» **Task**
Among the records below, find each line bearing the word "alphabet" and copy it.

» **Dataset entries**
- Opening Delimiter -

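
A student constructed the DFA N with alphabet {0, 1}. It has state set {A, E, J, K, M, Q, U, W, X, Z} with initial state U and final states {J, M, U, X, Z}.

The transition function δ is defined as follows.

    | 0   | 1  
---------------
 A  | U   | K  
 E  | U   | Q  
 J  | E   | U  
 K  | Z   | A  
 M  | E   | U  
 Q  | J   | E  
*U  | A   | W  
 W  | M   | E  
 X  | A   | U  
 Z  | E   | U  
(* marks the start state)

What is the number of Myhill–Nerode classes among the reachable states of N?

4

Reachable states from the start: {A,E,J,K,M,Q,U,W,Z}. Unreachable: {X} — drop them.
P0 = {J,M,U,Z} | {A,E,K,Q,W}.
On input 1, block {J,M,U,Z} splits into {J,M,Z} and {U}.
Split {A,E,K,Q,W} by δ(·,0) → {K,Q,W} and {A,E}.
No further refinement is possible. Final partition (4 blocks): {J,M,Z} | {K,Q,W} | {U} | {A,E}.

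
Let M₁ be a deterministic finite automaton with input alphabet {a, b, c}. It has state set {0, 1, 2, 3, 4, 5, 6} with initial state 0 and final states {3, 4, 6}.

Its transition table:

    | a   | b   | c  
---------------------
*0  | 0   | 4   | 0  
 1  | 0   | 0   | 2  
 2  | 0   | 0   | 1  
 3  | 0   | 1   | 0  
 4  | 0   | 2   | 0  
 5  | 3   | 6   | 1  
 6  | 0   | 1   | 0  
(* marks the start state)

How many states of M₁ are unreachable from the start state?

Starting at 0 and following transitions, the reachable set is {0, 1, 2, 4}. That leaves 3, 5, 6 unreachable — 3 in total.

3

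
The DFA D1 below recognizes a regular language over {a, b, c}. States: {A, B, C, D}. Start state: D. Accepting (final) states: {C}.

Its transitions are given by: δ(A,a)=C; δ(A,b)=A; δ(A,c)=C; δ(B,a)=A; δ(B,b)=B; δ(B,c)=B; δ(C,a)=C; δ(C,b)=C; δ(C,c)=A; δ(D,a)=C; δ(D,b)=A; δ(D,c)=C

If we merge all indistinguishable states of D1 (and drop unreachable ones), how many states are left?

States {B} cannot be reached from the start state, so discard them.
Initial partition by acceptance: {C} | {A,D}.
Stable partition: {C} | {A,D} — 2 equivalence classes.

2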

- Closing Delimiter -
- Opening Delimiter -

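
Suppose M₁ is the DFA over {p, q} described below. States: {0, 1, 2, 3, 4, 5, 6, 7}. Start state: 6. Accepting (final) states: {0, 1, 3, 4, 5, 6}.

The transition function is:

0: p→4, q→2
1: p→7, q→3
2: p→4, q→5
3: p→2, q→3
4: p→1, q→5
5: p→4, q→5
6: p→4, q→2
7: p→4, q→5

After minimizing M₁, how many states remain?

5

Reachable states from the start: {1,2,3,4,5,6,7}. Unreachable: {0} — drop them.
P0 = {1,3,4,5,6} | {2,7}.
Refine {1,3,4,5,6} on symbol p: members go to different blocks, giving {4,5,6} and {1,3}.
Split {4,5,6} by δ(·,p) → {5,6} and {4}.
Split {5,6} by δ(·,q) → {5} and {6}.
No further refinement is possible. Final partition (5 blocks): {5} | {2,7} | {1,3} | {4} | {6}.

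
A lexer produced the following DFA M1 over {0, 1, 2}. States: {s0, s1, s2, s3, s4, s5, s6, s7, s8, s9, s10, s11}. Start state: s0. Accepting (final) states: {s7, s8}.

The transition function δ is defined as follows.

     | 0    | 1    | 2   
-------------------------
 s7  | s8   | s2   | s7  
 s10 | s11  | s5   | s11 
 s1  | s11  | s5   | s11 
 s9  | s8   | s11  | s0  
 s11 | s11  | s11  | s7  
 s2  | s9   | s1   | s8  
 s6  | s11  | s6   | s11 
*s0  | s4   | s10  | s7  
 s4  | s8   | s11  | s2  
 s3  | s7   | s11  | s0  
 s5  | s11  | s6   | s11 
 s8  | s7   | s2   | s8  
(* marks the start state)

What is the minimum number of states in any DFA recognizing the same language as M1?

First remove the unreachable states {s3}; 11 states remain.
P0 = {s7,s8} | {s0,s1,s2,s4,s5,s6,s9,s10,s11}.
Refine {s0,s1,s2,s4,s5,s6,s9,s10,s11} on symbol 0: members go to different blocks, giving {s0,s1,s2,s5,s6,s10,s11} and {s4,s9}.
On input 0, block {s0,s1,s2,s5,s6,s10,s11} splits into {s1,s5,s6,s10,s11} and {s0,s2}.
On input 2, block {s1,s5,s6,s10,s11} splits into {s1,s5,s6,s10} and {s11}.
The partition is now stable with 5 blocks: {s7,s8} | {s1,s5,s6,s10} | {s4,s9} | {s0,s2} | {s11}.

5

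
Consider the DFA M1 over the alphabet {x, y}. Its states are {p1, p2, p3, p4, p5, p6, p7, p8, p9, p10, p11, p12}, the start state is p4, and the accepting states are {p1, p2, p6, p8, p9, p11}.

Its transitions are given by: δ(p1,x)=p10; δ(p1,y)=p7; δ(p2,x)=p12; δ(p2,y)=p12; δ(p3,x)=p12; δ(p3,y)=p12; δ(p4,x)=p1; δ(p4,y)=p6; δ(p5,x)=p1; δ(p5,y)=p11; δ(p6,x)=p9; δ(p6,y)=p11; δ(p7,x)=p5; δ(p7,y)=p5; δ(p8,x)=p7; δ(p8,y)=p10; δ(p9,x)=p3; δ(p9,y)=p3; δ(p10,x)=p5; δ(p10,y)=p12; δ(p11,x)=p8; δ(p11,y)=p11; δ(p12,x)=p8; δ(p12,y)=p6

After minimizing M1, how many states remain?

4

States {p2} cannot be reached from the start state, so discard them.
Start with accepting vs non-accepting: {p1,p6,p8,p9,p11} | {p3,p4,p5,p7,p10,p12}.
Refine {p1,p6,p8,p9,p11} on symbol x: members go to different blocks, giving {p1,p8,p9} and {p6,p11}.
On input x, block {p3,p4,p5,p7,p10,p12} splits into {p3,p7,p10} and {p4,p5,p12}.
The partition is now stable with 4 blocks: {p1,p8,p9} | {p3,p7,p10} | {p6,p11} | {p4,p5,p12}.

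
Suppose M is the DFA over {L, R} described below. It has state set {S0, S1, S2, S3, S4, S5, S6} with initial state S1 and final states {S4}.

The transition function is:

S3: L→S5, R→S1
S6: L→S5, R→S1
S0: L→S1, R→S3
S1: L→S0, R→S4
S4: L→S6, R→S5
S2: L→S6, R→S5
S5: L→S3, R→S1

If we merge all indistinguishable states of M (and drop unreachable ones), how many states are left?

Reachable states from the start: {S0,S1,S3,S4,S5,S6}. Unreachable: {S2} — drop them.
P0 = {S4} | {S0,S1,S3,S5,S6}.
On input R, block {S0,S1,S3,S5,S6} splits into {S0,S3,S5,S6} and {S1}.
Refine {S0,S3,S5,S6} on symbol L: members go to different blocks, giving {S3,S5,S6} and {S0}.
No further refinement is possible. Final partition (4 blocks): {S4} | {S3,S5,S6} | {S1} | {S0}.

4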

- Closing Delimiter -

» **Reply**
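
A student constructed the DFA N with alphabet {0, 1}. It has state set {A, E, J, K, M, Q, U, W, X, Z} with initial state U and final states {J, M, U, X, Z}.
Let M₁ be a deterministic finite automaton with input alphabet {a, b, c}. It has state set {0, 1, 2, 3, 4, 5, 6} with initial state 0 and final states {3, 4, 6}.
Consider the DFA M1 over the alphabet {x, y}. Its states are {p1, p2, p3, p4, p5, p6, p7, p8, p9, p10, p11, p12}, the start state is p4, and the accepting states are {p1, p2, p6, p8, p9, p11}.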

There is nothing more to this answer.